● RECORDS SUPPLIED
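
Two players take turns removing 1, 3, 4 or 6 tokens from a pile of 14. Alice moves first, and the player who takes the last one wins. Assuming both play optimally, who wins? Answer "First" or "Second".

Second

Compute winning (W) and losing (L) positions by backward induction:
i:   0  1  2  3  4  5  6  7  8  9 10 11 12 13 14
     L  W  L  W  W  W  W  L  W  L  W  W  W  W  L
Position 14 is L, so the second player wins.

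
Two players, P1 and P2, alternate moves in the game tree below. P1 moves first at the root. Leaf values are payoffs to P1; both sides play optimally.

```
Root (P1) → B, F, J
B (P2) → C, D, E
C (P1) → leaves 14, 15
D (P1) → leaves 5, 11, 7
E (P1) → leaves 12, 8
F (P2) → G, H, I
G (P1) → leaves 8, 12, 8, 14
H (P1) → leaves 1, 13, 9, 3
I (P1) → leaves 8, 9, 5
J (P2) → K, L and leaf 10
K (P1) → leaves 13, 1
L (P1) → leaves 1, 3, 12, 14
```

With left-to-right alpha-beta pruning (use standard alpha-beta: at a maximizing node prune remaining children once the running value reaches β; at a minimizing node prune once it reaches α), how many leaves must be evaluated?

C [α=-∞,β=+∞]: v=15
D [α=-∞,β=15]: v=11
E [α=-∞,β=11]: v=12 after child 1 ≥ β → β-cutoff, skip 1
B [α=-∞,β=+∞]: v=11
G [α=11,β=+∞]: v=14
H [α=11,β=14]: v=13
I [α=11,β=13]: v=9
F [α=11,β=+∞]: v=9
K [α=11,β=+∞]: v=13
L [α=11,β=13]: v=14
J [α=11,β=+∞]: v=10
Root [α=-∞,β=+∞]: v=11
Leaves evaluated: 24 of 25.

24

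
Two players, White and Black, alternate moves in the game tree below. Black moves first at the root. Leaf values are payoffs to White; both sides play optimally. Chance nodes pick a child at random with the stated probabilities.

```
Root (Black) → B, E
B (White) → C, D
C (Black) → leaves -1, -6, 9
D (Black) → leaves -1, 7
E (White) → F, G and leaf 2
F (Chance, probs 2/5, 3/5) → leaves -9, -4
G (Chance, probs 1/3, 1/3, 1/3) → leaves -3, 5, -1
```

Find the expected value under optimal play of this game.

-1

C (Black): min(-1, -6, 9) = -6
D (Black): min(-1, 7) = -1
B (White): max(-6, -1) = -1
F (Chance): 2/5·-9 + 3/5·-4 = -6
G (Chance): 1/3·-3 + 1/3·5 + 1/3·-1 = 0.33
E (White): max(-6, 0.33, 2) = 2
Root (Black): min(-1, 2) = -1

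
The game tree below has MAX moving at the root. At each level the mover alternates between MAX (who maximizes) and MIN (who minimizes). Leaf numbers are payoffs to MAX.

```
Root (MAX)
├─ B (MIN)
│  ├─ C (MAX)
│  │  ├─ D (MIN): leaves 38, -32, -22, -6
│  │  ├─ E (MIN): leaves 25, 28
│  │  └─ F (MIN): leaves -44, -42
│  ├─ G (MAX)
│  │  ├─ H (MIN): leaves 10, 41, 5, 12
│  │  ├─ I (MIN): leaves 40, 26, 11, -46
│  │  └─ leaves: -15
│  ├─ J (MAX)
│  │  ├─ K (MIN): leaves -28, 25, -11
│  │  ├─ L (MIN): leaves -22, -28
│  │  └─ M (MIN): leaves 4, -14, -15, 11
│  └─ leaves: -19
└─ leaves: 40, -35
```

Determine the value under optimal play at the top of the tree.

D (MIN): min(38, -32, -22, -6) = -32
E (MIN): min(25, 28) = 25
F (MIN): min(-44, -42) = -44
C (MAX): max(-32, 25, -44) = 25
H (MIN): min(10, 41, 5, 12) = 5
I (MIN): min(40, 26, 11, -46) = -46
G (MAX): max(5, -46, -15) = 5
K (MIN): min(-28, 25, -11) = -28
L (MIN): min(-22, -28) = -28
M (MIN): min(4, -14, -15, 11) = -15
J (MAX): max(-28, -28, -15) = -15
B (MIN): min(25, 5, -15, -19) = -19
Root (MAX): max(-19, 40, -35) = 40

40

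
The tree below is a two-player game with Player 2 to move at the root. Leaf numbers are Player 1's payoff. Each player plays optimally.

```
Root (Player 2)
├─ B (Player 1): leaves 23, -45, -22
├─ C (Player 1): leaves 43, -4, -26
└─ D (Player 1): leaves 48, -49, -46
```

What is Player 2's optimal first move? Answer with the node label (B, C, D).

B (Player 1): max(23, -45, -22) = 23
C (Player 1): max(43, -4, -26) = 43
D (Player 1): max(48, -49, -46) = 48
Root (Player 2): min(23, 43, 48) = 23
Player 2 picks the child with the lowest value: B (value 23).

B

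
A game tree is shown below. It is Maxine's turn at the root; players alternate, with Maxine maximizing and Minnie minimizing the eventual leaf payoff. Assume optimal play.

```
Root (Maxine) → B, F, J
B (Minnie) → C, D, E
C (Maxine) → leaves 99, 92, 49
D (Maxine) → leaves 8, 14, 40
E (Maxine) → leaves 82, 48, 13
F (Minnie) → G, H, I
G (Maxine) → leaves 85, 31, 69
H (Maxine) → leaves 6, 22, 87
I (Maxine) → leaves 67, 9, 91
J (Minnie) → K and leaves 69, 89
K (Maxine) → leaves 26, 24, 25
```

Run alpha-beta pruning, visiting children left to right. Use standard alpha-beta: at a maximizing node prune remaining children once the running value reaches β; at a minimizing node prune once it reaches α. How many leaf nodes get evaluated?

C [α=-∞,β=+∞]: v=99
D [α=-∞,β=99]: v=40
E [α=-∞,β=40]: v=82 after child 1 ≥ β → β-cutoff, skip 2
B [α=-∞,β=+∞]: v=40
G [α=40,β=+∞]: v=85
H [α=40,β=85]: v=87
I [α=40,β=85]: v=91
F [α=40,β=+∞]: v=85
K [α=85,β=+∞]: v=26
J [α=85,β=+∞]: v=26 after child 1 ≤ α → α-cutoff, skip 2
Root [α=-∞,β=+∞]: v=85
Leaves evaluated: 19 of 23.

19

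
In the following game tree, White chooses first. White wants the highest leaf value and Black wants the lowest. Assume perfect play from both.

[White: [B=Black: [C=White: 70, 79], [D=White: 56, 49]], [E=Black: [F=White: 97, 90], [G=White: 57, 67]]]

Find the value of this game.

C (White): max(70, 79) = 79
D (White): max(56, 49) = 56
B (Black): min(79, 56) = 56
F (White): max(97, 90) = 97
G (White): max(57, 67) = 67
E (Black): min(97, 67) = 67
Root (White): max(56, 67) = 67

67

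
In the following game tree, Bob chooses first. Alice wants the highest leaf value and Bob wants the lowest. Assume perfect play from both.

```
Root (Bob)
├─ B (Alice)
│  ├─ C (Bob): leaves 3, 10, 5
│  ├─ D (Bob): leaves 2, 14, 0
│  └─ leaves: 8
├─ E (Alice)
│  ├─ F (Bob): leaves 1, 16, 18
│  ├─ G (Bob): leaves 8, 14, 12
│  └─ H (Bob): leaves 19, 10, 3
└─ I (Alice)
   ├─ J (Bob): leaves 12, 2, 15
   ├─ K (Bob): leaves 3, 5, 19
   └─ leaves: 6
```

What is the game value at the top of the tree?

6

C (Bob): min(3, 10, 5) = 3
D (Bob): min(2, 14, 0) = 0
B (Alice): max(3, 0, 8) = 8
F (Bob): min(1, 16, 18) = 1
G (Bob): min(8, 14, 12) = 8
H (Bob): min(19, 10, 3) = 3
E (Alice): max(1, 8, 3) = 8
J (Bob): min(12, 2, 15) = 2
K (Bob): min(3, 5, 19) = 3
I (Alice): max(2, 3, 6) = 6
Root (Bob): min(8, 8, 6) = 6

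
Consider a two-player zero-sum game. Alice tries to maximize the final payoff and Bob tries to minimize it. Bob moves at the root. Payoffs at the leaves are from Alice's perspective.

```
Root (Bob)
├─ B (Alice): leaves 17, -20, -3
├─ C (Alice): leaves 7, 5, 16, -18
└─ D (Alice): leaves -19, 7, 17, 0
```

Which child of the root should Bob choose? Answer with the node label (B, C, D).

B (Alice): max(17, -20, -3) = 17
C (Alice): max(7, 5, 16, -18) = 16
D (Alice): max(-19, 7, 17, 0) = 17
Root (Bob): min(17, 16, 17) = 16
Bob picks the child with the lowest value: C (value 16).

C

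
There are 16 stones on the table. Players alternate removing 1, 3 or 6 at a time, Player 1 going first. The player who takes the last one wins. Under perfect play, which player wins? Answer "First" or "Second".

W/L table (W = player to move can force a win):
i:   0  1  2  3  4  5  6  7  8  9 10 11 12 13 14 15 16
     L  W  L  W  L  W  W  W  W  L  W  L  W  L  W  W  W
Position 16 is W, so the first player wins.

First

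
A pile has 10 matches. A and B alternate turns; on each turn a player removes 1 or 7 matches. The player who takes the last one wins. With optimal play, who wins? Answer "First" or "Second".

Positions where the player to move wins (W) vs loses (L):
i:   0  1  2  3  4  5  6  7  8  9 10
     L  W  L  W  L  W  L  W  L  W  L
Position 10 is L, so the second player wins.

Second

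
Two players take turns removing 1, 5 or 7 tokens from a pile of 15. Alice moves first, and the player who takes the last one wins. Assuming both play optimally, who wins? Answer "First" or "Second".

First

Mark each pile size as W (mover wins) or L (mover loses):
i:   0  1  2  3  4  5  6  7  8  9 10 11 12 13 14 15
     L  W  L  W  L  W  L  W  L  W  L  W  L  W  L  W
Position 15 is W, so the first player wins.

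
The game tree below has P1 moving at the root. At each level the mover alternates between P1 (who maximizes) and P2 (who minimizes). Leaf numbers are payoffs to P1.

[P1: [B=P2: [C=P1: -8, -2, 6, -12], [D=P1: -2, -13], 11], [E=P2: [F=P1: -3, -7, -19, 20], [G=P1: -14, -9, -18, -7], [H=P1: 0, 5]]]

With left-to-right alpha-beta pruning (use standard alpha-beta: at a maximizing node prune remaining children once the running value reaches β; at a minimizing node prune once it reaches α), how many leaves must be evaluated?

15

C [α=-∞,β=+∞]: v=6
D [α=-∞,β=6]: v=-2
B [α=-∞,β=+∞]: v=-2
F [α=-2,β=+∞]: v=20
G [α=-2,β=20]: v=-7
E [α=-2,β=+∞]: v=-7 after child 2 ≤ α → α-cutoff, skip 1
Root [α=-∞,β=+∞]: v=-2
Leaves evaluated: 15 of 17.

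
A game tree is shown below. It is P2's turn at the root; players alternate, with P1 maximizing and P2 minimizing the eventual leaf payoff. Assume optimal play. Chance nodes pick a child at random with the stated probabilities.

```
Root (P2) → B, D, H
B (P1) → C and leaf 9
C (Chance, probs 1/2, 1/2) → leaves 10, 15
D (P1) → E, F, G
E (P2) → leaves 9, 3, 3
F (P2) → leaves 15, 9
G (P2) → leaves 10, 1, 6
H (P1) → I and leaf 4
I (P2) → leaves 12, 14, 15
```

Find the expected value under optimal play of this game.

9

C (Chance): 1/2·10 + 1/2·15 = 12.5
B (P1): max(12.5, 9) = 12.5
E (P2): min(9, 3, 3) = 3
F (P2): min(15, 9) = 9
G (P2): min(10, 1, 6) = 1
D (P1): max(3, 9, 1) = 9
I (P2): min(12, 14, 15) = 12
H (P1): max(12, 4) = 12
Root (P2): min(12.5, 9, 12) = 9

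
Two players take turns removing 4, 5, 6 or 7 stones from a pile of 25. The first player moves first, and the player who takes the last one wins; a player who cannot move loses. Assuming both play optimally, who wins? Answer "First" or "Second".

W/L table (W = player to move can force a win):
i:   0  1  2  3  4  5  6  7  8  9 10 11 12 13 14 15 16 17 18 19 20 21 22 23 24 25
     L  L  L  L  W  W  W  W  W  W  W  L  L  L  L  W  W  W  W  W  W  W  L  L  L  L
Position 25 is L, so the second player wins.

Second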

...

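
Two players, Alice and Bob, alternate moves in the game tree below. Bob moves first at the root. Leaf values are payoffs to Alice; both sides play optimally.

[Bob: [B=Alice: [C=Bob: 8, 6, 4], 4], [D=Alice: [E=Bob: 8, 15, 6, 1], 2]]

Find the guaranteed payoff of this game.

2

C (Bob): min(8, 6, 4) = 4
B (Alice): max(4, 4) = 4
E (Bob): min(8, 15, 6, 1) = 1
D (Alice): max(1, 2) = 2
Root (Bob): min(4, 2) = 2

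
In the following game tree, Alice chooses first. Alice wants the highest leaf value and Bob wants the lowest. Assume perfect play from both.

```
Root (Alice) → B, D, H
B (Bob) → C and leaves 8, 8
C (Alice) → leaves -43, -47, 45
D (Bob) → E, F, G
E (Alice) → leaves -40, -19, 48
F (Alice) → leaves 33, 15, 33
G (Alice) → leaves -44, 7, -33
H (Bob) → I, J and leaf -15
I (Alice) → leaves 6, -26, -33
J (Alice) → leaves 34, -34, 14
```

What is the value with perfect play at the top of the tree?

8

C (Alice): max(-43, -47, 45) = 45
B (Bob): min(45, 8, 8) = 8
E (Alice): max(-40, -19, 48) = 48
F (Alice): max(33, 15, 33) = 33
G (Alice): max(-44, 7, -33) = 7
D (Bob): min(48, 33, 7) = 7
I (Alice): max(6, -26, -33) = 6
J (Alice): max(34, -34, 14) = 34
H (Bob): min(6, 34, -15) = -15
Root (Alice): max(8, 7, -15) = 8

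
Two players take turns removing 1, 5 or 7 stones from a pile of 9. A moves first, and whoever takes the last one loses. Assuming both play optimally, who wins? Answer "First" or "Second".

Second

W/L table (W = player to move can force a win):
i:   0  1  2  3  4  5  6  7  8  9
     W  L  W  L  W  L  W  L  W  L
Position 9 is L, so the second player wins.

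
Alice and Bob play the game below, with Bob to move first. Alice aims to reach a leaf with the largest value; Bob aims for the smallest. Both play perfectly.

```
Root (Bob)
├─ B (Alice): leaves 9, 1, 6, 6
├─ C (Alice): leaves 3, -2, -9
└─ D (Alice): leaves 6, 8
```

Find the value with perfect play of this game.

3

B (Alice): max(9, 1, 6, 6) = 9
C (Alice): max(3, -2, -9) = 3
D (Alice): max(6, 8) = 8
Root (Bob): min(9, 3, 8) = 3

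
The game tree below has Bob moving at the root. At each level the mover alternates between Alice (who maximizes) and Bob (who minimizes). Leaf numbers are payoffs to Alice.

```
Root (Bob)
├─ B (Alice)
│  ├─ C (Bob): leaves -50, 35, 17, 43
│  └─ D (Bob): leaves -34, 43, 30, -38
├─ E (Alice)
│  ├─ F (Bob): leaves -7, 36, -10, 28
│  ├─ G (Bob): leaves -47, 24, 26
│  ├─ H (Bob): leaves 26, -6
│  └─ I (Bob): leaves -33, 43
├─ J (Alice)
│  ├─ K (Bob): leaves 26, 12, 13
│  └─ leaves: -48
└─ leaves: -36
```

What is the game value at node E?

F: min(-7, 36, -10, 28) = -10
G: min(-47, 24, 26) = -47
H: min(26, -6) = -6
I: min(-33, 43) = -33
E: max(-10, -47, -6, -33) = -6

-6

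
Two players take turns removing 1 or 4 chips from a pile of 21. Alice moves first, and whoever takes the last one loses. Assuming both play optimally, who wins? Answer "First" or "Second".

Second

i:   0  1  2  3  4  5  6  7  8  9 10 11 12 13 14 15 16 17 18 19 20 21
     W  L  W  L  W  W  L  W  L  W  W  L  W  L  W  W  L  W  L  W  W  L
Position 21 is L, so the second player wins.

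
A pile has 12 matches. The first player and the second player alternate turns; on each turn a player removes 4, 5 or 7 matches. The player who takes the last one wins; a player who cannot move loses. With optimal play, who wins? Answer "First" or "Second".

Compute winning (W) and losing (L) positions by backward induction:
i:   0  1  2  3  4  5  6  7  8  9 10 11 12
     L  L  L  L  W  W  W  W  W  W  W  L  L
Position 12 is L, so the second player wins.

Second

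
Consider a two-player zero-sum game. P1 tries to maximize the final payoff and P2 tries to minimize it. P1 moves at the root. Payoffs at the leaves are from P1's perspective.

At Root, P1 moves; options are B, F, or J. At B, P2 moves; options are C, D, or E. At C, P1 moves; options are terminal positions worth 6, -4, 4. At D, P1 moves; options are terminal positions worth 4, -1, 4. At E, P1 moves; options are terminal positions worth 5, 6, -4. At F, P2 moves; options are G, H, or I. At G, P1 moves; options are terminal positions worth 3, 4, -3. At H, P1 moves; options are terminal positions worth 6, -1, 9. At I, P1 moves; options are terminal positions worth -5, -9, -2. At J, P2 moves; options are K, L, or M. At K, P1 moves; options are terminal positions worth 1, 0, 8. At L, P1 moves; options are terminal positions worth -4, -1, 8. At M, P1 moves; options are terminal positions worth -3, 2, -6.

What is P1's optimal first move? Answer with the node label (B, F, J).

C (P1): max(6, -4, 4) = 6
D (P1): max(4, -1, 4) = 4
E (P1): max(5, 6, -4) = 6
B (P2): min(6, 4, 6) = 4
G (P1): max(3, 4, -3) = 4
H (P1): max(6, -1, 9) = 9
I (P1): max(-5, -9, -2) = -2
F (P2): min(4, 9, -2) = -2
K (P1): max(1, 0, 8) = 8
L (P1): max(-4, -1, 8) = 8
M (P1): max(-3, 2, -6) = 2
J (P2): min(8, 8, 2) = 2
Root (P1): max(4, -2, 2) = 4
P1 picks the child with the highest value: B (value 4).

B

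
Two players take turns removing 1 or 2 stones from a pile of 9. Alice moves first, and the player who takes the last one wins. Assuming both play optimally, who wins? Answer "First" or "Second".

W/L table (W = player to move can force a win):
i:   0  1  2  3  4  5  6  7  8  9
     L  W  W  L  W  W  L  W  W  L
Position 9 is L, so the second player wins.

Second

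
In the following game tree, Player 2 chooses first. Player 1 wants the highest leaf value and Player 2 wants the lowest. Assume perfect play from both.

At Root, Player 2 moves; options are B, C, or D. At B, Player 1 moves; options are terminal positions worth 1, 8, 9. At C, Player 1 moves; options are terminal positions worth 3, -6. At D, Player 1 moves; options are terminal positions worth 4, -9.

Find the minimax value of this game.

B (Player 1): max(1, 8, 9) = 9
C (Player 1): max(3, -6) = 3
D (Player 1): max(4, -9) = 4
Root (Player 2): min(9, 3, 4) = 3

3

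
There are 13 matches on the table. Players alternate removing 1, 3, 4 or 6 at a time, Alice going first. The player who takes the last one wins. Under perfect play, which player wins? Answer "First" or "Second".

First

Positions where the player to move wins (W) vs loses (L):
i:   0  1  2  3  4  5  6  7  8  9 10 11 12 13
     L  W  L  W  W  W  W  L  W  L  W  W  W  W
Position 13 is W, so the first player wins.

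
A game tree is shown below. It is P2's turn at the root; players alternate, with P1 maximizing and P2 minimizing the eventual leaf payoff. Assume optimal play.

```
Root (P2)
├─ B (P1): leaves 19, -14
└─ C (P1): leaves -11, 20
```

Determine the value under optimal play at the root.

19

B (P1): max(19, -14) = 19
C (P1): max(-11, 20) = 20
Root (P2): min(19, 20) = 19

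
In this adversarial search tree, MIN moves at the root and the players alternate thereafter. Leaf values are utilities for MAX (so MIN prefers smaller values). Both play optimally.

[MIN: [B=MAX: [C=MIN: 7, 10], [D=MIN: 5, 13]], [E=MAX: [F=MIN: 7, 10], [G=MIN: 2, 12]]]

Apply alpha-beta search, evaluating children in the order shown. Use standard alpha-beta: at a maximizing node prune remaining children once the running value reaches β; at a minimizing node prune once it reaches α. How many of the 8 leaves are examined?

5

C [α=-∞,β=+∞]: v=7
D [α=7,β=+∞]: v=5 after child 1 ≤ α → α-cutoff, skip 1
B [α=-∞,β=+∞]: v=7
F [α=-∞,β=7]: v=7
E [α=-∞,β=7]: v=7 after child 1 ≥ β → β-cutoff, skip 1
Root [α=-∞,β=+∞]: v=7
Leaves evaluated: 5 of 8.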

==

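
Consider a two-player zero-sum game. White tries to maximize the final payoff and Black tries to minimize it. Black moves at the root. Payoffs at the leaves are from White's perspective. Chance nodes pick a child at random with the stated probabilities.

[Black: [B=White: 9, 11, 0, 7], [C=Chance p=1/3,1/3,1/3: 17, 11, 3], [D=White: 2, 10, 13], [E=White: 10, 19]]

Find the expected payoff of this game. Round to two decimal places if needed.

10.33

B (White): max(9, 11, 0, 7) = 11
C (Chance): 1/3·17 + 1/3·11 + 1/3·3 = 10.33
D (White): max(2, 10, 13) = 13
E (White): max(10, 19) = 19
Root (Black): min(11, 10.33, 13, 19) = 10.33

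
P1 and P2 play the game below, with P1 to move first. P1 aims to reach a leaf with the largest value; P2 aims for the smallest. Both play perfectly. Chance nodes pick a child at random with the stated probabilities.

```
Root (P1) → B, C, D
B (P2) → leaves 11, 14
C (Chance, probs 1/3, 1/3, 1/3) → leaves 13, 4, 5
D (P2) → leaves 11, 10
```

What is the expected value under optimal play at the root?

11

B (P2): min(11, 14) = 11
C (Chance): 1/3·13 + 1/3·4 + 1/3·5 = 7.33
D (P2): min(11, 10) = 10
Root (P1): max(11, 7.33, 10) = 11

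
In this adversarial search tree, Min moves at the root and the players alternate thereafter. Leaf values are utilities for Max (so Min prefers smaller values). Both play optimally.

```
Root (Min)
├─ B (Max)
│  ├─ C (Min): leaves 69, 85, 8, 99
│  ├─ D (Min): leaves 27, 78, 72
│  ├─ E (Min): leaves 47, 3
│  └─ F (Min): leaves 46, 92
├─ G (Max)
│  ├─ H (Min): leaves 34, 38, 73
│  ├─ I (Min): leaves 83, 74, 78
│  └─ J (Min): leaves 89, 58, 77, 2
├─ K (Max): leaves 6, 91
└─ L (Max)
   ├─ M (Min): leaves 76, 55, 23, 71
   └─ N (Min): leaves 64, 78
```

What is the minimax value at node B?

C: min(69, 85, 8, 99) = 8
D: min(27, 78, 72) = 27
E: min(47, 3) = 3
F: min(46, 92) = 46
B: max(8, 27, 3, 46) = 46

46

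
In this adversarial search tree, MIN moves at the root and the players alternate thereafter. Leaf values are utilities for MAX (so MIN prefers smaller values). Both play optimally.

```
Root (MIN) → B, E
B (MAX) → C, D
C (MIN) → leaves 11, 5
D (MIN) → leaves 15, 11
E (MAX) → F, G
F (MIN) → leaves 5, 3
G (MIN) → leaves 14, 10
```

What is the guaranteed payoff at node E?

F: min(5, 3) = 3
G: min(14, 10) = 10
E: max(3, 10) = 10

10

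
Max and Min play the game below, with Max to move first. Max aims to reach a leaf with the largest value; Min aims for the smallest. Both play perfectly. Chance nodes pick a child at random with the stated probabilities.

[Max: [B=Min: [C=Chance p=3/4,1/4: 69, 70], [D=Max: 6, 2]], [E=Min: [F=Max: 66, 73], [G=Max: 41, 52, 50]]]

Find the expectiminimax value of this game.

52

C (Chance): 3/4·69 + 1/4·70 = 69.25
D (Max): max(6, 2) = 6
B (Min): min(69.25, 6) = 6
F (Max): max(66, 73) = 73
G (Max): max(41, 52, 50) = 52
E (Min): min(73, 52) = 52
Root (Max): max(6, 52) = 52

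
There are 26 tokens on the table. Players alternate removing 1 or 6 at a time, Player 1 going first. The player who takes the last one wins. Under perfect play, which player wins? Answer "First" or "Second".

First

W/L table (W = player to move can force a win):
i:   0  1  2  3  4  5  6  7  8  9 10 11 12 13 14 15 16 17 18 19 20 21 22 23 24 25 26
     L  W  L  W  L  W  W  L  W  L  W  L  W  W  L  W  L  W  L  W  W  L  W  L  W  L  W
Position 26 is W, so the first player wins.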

● EXERCISE
The answer must be every line of the records above that holds the word "terminal".

● YOUR SOLUTION
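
At Root, P1 moves; options are B, F, or J. At B, P2 moves; options are C, D, or E. At C, P1 moves; options are terminal positions worth 6, -4, 4. At D, P1 moves; options are terminal positions worth 4, -1, 4. At E, P1 moves; options are terminal positions worth 5, 6, -4. At F, P2 moves; options are G, H, or I. At G, P1 moves; options are terminal positions worth 3, 4, -3. At H, P1 moves; options are terminal positions worth 6, -1, 9. At I, P1 moves; options are terminal positions worth -5, -9, -2. At J, P2 moves; options are K, L, or M. At K, P1 moves; options are terminal positions worth 1, 0, 8. At L, P1 moves; options are terminal positions worth -4, -1, 8. At M, P1 moves; options are terminal positions worth -3, 2, -6.
At Root, Player 2 moves; options are B, C, or D. At B, Player 1 moves; options are terminal positions worth 1, 8, 9. At C, Player 1 moves; options are terminal positions worth 3, -6. At D, Player 1 moves; options are terminal positions worth 4, -9.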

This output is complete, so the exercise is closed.